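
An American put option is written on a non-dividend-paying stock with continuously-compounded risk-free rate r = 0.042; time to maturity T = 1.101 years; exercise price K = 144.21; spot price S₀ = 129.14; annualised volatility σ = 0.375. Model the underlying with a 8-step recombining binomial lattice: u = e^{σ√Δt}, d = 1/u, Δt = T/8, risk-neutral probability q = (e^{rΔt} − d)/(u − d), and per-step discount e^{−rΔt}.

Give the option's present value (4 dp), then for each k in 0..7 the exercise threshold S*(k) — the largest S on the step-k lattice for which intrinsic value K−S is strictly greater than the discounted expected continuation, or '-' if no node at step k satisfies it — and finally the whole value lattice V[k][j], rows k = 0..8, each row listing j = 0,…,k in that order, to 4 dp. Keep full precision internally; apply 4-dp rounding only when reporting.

Δt=0.13762, u=1.14926, d=0.87013, q=0.48604, disc=e^(-rΔt)=0.99424
k=8 terminal: V=max(K-S,0) → 101.7755 88.1627 70.1830 46.4356 15.0700 0.0000 0.0000 0.0000 0.0000
k=7: j=0 S=48.7682 intr=95.4418 cont=94.6106 V=95.4418[EX]; j=1 S=64.4128 intr=79.7972 cont=78.9660 V=79.7972[EX]; j=2 S=85.0761 intr=59.1339 cont=58.3027 V=59.1339[EX]; j=3 S=112.3681 intr=31.8419 cont=31.0107 V=31.8419[EX]; j=4 S=148.4152 intr=0.0000 cont=7.7007 V=7.7007[hold]; j=5 S=196.0261 intr=0.0000 cont=0.0000 V=0.0000[hold]; j=6 S=258.9103 intr=0.0000 cont=0.0000 V=0.0000[hold]; j=7 S=341.9674 intr=0.0000 cont=0.0000 V=0.0000[hold]  S*(7)=112.3681
k=6: j=0 S=56.0473 intr=88.1627 cont=87.3316 V=88.1627[EX]; j=1 S=74.0270 intr=70.1830 cont=69.3519 V=70.1830[EX]; j=2 S=97.7744 intr=46.4356 cont=45.6044 V=46.4356[EX]; j=3 S=129.1400 intr=15.0700 cont=19.9923 V=19.9923[hold]; j=4 S=170.5675 intr=0.0000 cont=3.9350 V=3.9350[hold]; j=5 S=225.2847 intr=0.0000 cont=0.0000 V=0.0000[hold]; j=6 S=297.5548 intr=0.0000 cont=0.0000 V=0.0000[hold]  S*(6)=97.7744
k=5: j=0 S=64.4128 intr=79.7972 cont=78.9660 V=79.7972[EX]; j=1 S=85.0761 intr=59.1339 cont=58.3027 V=59.1339[EX]; j=2 S=112.3681 intr=31.8419 cont=33.3894 V=33.3894[hold]; j=3 S=148.4152 intr=0.0000 cont=12.1175 V=12.1175[hold]; j=4 S=196.0261 intr=0.0000 cont=2.0108 V=2.0108[hold]; j=5 S=258.9103 intr=0.0000 cont=0.0000 V=0.0000[hold]  S*(5)=85.0761
k=4: j=0 S=74.0270 intr=70.1830 cont=69.3519 V=70.1830[EX]; j=1 S=97.7744 intr=46.4356 cont=46.3522 V=46.4356[EX]; j=2 S=129.1400 intr=15.0700 cont=22.9174 V=22.9174[hold]; j=3 S=170.5675 intr=0.0000 cont=7.1636 V=7.1636[hold]; j=4 S=225.2847 intr=0.0000 cont=1.0275 V=1.0275[hold]  S*(4)=97.7744
k=3: j=0 S=85.0761 intr=59.1339 cont=58.3027 V=59.1339[EX]; j=1 S=112.3681 intr=31.8419 cont=34.8029 V=34.8029[hold]; j=2 S=148.4152 intr=0.0000 cont=15.1724 V=15.1724[hold]; j=3 S=196.0261 intr=0.0000 cont=4.1571 V=4.1571[hold]  S*(3)=85.0761
k=2: j=0 S=97.7744 intr=46.4356 cont=47.0353 V=47.0353[hold]; j=1 S=129.1400 intr=15.0700 cont=25.1160 V=25.1160[hold]; j=2 S=170.5675 intr=0.0000 cont=9.7619 V=9.7619[hold]  S*(2)=-
k=1: j=0 S=112.3681 intr=31.8419 cont=36.1719 V=36.1719[hold]; j=1 S=148.4152 intr=0.0000 cont=17.5515 V=17.5515[hold]  S*(1)=-
k=0: j=0 S=129.1400 intr=15.0700 cont=26.9652 V=26.9652[hold]  S*(0)=-

price = 26.9652
boundary = - - - 85.0761 97.7744 85.0761 97.7744 112.3681
tree:
26.9652
36.1719 17.5515
47.0353 25.1160 9.7619
59.1339 34.8029 15.1724 4.1571
70.1830 46.4356 22.9174 7.1636 1.0275
79.7972 59.1339 33.3894 12.1175 2.0108 0.0000
88.1627 70.1830 46.4356 19.9923 3.9350 0.0000 0.0000
95.4418 79.7972 59.1339 31.8419 7.7007 0.0000 0.0000 0.0000
101.7755 88.1627 70.1830 46.4356 15.0700 0.0000 0.0000 0.0000 0.0000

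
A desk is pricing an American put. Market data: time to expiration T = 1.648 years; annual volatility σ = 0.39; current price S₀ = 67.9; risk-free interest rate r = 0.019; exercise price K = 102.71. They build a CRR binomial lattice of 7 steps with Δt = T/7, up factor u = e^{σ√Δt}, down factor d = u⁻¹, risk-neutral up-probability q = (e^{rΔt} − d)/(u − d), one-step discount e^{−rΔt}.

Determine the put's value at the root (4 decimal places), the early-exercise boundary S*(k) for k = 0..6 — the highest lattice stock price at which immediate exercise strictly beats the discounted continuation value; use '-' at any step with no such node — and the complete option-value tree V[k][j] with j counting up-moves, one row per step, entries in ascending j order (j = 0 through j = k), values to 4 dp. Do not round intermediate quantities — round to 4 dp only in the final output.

price = 38.0823
boundary = - - 46.5056 56.1937 46.5056 56.1937 67.9000
tree:
38.0823
47.0153 28.1558
56.2044 36.8798 18.3742
64.2222 46.5163 26.1310 9.6130
70.8577 56.2044 35.7315 15.3201 3.1291
76.3492 64.2222 46.5163 23.6484 5.8708 0.0000
80.8940 70.8577 56.2044 34.8100 11.0145 0.0000 0.0000
84.6552 76.3492 64.2222 46.5163 20.6650 0.0000 0.0000 0.0000

Δt=0.23543  u=1.20832  d=0.82759  q=0.46461  discount=0.99554
step 7 (expiry): payoffs max(K−S,0) = 84.6552 76.3492 64.2222 46.5163 20.6650 0.0000 0.0000 0.0000
step 6: (k=6,j=0): S=21.8160, (K−S)⁺=80.8940, hold=80.4356 ⇒ V=80.8940 exercise | (k=6,j=1): S=31.8523, (K−S)⁺=70.8577, hold=70.3993 ⇒ V=70.8577 exercise | (k=6,j=2): S=46.5056, (K−S)⁺=56.2044, hold=55.7460 ⇒ V=56.2044 exercise | (k=6,j=3): S=67.9000, (K−S)⁺=34.8100, hold=34.3516 ⇒ V=34.8100 exercise | (k=6,j=4): S=99.1367, (K−S)⁺=3.5733, hold=11.0145 ⇒ V=11.0145 continue | (k=6,j=5): S=144.7435, (K−S)⁺=0.0000, hold=0.0000 ⇒ V=0.0000 continue | (k=6,j=6): S=211.3313, (K−S)⁺=0.0000, hold=0.0000 ⇒ V=0.0000 continue  boundary S*=67.9000
step 5: (k=5,j=0): S=26.3608, (K−S)⁺=76.3492, hold=75.8908 ⇒ V=76.3492 exercise | (k=5,j=1): S=38.4878, (K−S)⁺=64.2222, hold=63.7638 ⇒ V=64.2222 exercise | (k=5,j=2): S=56.1937, (K−S)⁺=46.5163, hold=46.0579 ⇒ V=46.5163 exercise | (k=5,j=3): S=82.0450, (K−S)⁺=20.6650, hold=23.6484 ⇒ V=23.6484 continue | (k=5,j=4): S=119.7890, (K−S)⁺=0.0000, hold=5.8708 ⇒ V=5.8708 continue | (k=5,j=5): S=174.8966, (K−S)⁺=0.0000, hold=0.0000 ⇒ V=0.0000 continue  boundary S*=56.1937
step 4: (k=4,j=0): S=31.8523, (K−S)⁺=70.8577, hold=70.3993 ⇒ V=70.8577 exercise | (k=4,j=1): S=46.5056, (K−S)⁺=56.2044, hold=55.7460 ⇒ V=56.2044 exercise | (k=4,j=2): S=67.9000, (K−S)⁺=34.8100, hold=35.7315 ⇒ V=35.7315 continue | (k=4,j=3): S=99.1367, (K−S)⁺=3.5733, hold=15.3201 ⇒ V=15.3201 continue | (k=4,j=4): S=144.7435, (K−S)⁺=0.0000, hold=3.1291 ⇒ V=3.1291 continue  boundary S*=46.5056
step 3: (k=3,j=0): S=38.4878, (K−S)⁺=64.2222, hold=63.7638 ⇒ V=64.2222 exercise | (k=3,j=1): S=56.1937, (K−S)⁺=46.5163, hold=46.4841 ⇒ V=46.5163 exercise | (k=3,j=2): S=82.0450, (K−S)⁺=20.6650, hold=26.1310 ⇒ V=26.1310 continue | (k=3,j=3): S=119.7890, (K−S)⁺=0.0000, hold=9.6130 ⇒ V=9.6130 continue  boundary S*=56.1937
step 2: (k=2,j=0): S=46.5056, (K−S)⁺=56.2044, hold=55.7460 ⇒ V=56.2044 exercise | (k=2,j=1): S=67.9000, (K−S)⁺=34.8100, hold=36.8798 ⇒ V=36.8798 continue | (k=2,j=2): S=99.1367, (K−S)⁺=3.5733, hold=18.3742 ⇒ V=18.3742 continue  boundary S*=46.5056
step 1: (k=1,j=0): S=56.1937, (K−S)⁺=46.5163, hold=47.0153 ⇒ V=47.0153 continue | (k=1,j=1): S=82.0450, (K−S)⁺=20.6650, hold=28.1558 ⇒ V=28.1558 continue  boundary S*=-
step 0: (k=0,j=0): S=67.9000, (K−S)⁺=34.8100, hold=38.0823 ⇒ V=38.0823 continue  boundary S*=-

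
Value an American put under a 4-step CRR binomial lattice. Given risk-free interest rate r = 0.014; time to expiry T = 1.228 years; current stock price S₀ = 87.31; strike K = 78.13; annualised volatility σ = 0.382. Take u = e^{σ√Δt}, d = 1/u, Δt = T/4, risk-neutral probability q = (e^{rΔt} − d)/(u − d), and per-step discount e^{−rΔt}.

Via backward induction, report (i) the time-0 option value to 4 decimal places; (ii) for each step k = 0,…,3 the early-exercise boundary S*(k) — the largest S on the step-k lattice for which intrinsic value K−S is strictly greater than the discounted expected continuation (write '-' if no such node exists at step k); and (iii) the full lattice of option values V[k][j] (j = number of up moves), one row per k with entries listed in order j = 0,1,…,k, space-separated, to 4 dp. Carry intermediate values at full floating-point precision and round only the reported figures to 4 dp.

params: Δt=0.30700 u=1.23572 d=0.80924 q=0.45738 e^(-rΔt)=0.99571
t_4 payoffs: 40.6863 20.9530 0.0000 0.0000 0.0000
t_3: node(3,0) S=46.2700 payoff=31.8600 vs cont=31.5249 → 31.8600 [stop]  node(3,1) S=70.6549 payoff=7.4751 vs cont=11.3207 → 11.3207 [wait]  node(3,2) S=107.8911 payoff=0.0000 vs cont=0.0000 → 0.0000 [wait]  node(3,3) S=164.7511 payoff=0.0000 vs cont=0.0000 → 0.0000 [wait]  ⇒ S*(3)=46.2700
t_2: node(2,0) S=57.1770 payoff=20.9530 vs cont=22.3694 → 22.3694 [wait]  node(2,1) S=87.3100 payoff=0.0000 vs cont=6.1165 → 6.1165 [wait]  node(2,2) S=133.3236 payoff=0.0000 vs cont=0.0000 → 0.0000 [wait]  ⇒ S*(2)=-
t_1: node(1,0) S=70.6549 payoff=7.4751 vs cont=14.8715 → 14.8715 [wait]  node(1,1) S=107.8911 payoff=0.0000 vs cont=3.3047 → 3.3047 [wait]  ⇒ S*(1)=-
t_0: node(0,0) S=87.3100 payoff=0.0000 vs cont=9.5400 → 9.5400 [wait]  ⇒ S*(0)=-

price = 9.5400
boundary = - - - 46.2700
tree:
9.5400
14.8715 3.3047
22.3694 6.1165 0.0000
31.8600 11.3207 0.0000 0.0000
40.6863 20.9530 0.0000 0.0000 0.0000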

======

WORK INSTRUCTION –
Find every line in the records that uses the string "free", then copy it.

ANSWER BOX –
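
An American put option is written on a non-dividend-paying stock with continuously-compounded risk-free rate r = 0.042; time to maturity T = 1.101 years; exercise price K = 144.21; spot price S₀ = 129.14; annualised volatility σ = 0.375. Model the underlying with a 8-step recombining binomial lattice: u = e^{σ√Δt}, d = 1/u, Δt = T/8, risk-neutral probability q = (e^{rΔt} − d)/(u − d), and per-step discount e^{−rΔt}.
A desk is pricing an American put. Market data: time to expiration T = 1.648 years; annual volatility σ = 0.39; current price S₀ = 67.9; risk-free interest rate r = 0.019; exercise price K = 102.71. They build a CRR binomial lattice of 7 steps with Δt = T/7, up factor u = e^{σ√Δt}, down factor d = u⁻¹, risk-neutral up-probability q = (e^{rΔt} − d)/(u − d), one-step discount e^{−rΔt}.
Value an American put under a 4-step CRR binomial lattice. Given risk-free interest rate r = 0.014; time to expiry T = 1.228 years; current stock price S₀ = 87.31; strike K = 78.13; annualised volatility σ = 0.382. Take u = e^{σ√Δt}, d = 1/u, Δt = T/4, risk-neutral probability q = (e^{rΔt} − d)/(u − d), and per-step discount e^{−rΔt}.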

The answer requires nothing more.